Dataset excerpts
________

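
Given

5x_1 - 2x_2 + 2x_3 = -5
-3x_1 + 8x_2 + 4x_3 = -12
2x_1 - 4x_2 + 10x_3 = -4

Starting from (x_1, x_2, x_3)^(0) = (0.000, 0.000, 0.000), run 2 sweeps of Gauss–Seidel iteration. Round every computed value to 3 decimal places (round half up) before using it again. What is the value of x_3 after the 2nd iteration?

Iteration 1:
  x_1 = (-5 - (-2)·0.000 - (2)·0.000) / (5) = -1.000
  x_2 = (-12 - (-3)·-1.000 - (4)·0.000) / (8) = -1.875
  x_3 = (-4 - (2)·-1.000 - (-4)·-1.875) / (10) = -0.950
Iteration 2:
  x_1 = (-5 - (-2)·-1.875 - (2)·-0.950) / (5) = -1.370
  x_2 = (-12 - (-3)·-1.370 - (4)·-0.950) / (8) = -1.539
  x_3 = (-4 - (2)·-1.370 - (-4)·-1.539) / (10) = -0.742

-0.742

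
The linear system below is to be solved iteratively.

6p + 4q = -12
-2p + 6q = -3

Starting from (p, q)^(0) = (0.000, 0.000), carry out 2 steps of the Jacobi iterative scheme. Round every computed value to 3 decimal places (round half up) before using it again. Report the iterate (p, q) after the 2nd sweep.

(-1.667, -1.167)

Iteration 1:
  p = (-12 - (4)·0.000) / (6) = -2.000
  q = (-3 - (-2)·0.000) / (6) = -0.500
Iteration 2:
  p = (-12 - (4)·-0.500) / (6) = -1.667
  q = (-3 - (-2)·-2.000) / (6) = -1.167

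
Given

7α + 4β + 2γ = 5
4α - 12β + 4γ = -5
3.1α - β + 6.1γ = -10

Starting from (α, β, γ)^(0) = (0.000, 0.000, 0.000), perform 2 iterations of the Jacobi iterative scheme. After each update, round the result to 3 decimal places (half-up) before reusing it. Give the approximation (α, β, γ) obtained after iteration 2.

(0.944, 0.108, -1.934)

Iteration 1:
  α = (5 - (4)·0.000 - (2)·0.000) / (7) = 0.714
  β = (-5 - (4)·0.000 - (4)·0.000) / (-12) = 0.417
  γ = (-10 - (3.1)·0.000 - (-1)·0.000) / (6.1) = -1.639
Iteration 2:
  α = (5 - (4)·0.417 - (2)·-1.639) / (7) = 0.944
  β = (-5 - (4)·0.714 - (4)·-1.639) / (-12) = 0.108
  γ = (-10 - (3.1)·0.714 - (-1)·0.417) / (6.1) = -1.934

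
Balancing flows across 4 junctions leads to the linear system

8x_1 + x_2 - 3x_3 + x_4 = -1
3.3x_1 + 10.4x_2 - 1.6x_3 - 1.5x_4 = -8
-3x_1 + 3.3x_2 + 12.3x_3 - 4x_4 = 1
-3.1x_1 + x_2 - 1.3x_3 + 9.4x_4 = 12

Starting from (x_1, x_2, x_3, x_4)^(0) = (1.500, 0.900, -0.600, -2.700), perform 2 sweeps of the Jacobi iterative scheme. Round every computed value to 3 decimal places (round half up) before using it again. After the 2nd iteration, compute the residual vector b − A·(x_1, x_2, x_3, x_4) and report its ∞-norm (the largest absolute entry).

5.480

Iteration 1:
  x_1 = (-1 - (1)·0.900 - (-3)·-0.600 - (1)·-2.700) / (8) = -0.125
  x_2 = (-8 - (3.3)·1.500 - (-1.6)·-0.600 - (-1.5)·-2.700) / (10.4) = -1.727
  x_3 = (1 - (-3)·1.500 - (3.3)·0.900 - (-4)·-2.700) / (12.3) = -0.672
  x_4 = (12 - (-3.1)·1.500 - (1)·0.900 - (-1.3)·-0.600) / (9.4) = 1.593
Iteration 2:
  x_1 = (-1 - (1)·-1.727 - (-3)·-0.672 - (1)·1.593) / (8) = -0.360
  x_2 = (-8 - (3.3)·-0.125 - (-1.6)·-0.672 - (-1.5)·1.593) / (10.4) = -0.603
  x_3 = (1 - (-3)·-0.125 - (3.3)·-1.727 - (-4)·1.593) / (12.3) = 1.032
  x_4 = (12 - (-3.1)·-0.125 - (1)·-1.727 - (-1.3)·-0.672) / (9.4) = 1.326
Residual b − A·x = (4.253, 3.099, -5.480, 0.364); ∞-norm = 5.480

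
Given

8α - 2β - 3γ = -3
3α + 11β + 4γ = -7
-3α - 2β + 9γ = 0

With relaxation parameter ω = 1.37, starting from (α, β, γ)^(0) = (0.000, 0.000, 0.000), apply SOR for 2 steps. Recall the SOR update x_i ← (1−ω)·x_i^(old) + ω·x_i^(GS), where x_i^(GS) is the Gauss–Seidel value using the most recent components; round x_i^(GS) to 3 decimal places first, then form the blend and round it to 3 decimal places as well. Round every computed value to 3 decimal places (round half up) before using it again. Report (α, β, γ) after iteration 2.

(-0.783, -0.107, -0.227)

Iteration 1:
  α: GS value = (-3 - (-2)·0.000 - (-3)·0.000) / (8) = -0.375;  α ← (1−ω)·0.000 + ω·-0.375 = -0.514
  β: GS value = (-7 - (3)·-0.514 - (4)·0.000) / (11) = -0.496;  β ← (1−ω)·0.000 + ω·-0.496 = -0.680
  γ: GS value = (0 - (-3)·-0.514 - (-2)·-0.680) / (9) = -0.322;  γ ← (1−ω)·0.000 + ω·-0.322 = -0.441
Iteration 2:
  α: GS value = (-3 - (-2)·-0.680 - (-3)·-0.441) / (8) = -0.710;  α ← (1−ω)·-0.514 + ω·-0.710 = -0.783
  β: GS value = (-7 - (3)·-0.783 - (4)·-0.441) / (11) = -0.262;  β ← (1−ω)·-0.680 + ω·-0.262 = -0.107
  γ: GS value = (0 - (-3)·-0.783 - (-2)·-0.107) / (9) = -0.285;  γ ← (1−ω)·-0.441 + ω·-0.285 = -0.227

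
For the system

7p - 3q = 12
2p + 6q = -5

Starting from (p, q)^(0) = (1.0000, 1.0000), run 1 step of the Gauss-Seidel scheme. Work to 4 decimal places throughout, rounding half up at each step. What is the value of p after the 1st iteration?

2.1429

Iteration 1:
  p = (12 - (-3)·1.0000) / (7) = 2.1429
  q = (-5 - (2)·2.1429) / (6) = -1.5476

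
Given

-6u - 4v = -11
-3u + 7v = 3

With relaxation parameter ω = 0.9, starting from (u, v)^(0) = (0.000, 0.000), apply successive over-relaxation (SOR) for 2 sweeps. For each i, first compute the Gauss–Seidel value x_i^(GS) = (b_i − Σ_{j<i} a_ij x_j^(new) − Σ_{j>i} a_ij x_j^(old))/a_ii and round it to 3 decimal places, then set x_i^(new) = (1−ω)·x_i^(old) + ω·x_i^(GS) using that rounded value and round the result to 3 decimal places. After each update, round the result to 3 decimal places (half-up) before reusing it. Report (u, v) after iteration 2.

Iteration 1:
  u: GS value = (-11 - (-4)·0.000) / (-6) = 1.833;  u ← (1−ω)·0.000 + ω·1.833 = 1.650
  v: GS value = (3 - (-3)·1.650) / (7) = 1.136;  v ← (1−ω)·0.000 + ω·1.136 = 1.022
Iteration 2:
  u: GS value = (-11 - (-4)·1.022) / (-6) = 1.152;  u ← (1−ω)·1.650 + ω·1.152 = 1.202
  v: GS value = (3 - (-3)·1.202) / (7) = 0.944;  v ← (1−ω)·1.022 + ω·0.944 = 0.952

(1.202, 0.952)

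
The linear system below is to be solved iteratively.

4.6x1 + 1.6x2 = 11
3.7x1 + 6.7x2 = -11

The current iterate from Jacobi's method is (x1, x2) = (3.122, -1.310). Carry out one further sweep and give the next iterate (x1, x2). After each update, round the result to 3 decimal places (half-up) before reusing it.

(2.847, -3.366)

One sweep:
  x1 = (11 - (1.6)·-1.310) / (4.6) = 2.847
  x2 = (-11 - (3.7)·3.122) / (6.7) = -3.366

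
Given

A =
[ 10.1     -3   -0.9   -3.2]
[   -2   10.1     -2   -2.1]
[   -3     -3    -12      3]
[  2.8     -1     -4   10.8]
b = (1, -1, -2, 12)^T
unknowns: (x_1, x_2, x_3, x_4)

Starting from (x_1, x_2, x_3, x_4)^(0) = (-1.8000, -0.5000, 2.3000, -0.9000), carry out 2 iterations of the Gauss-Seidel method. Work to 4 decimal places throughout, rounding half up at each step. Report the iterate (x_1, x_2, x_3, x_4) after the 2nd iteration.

Iteration 1:
  x_1 = (1 - (-3)·-0.5000 - (-0.9)·2.3000 - (-3.2)·-0.9000) / (10.1) = -0.1297
  x_2 = (-1 - (-2)·-0.1297 - (-2)·2.3000 - (-2.1)·-0.9000) / (10.1) = 0.1436
  x_3 = (-2 - (-3)·-0.1297 - (-3)·0.1436 - (3)·-0.9000) / (-12) = -0.0618
  x_4 = (12 - (2.8)·-0.1297 - (-1)·0.1436 - (-4)·-0.0618) / (10.8) = 1.1351
Iteration 2:
  x_1 = (1 - (-3)·0.1436 - (-0.9)·-0.0618 - (-3.2)·1.1351) / (10.1) = 0.4958
  x_2 = (-1 - (-2)·0.4958 - (-2)·-0.0618 - (-2.1)·1.1351) / (10.1) = 0.2229
  x_3 = (-2 - (-3)·0.4958 - (-3)·0.2229 - (3)·1.1351) / (-12) = 0.2708
  x_4 = (12 - (2.8)·0.4958 - (-1)·0.2229 - (-4)·0.2708) / (10.8) = 1.1035

(0.4958, 0.2229, 0.2708, 1.1035)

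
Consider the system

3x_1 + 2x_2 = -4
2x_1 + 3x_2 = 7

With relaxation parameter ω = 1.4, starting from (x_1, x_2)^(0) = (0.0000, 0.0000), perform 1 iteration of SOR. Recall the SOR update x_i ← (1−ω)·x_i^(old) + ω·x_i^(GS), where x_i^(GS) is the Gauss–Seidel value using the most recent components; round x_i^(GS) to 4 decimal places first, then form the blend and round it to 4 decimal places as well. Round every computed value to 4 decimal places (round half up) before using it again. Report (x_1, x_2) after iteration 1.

Iteration 1:
  x_1: GS value = (-4 - (2)·0.0000) / (3) = -1.3333;  x_1 ← (1−ω)·0.0000 + ω·-1.3333 = -1.8666
  x_2: GS value = (7 - (2)·-1.8666) / (3) = 3.5777;  x_2 ← (1−ω)·0.0000 + ω·3.5777 = 5.0088

(-1.8666, 5.0088)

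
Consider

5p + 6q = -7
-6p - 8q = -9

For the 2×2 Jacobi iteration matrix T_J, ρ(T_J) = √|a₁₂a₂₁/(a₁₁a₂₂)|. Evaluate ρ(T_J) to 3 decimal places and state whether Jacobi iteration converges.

a₁₂a₂₁/(a₁₁a₂₂) = (6)·(-6) / ((5)·(-8)) = 0.900000
ρ = √|0.900000| = √0.900000 = 0.949
ρ < 1, so Jacobi converges

0.949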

________

▶ **Aim of the exercise**
Where the word "system" occurs in a line of the records, copy that line.

▶ **The answer**
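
The linear system below is to be solved iteratively.
Balancing flows across 4 junctions leads to the linear system
For the system
The linear system below is to be solved iteratively.
Consider the system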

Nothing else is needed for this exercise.